Problem details. Filter these entries so that only lines with the word "origin" remain.

Source data.

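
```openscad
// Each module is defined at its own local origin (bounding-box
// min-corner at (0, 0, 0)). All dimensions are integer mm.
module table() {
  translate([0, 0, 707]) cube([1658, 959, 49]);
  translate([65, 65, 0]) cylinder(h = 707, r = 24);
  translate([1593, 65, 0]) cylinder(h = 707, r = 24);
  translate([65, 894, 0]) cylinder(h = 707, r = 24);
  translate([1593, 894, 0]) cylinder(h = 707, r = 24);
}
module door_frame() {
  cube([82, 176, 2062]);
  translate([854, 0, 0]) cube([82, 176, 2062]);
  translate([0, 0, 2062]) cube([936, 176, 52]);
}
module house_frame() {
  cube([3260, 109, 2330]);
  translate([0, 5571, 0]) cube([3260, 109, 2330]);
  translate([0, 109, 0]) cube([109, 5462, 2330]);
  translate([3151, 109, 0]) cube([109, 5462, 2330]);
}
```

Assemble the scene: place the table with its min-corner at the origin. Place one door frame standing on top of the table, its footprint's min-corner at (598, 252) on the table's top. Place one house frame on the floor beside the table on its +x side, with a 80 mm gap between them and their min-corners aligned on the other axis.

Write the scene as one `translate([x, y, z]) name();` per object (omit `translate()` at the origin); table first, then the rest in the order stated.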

Response to this task.
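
// Each module is defined at its own local origin (bounding-box
Assemble the scene: place the table with its min-corner at the origin. Place one door frame standing on top of the table, its footprint's min-corner at (598, 252) on the table's top. Place one house frame on the floor beside the table on its +x side, with a 80 mm gap between them and their min-corners aligned on the other axis.
Write the scene as one `translate([x, y, z]) name();` per object (omit `translate()` at the origin); table first, then the rest in the order stated.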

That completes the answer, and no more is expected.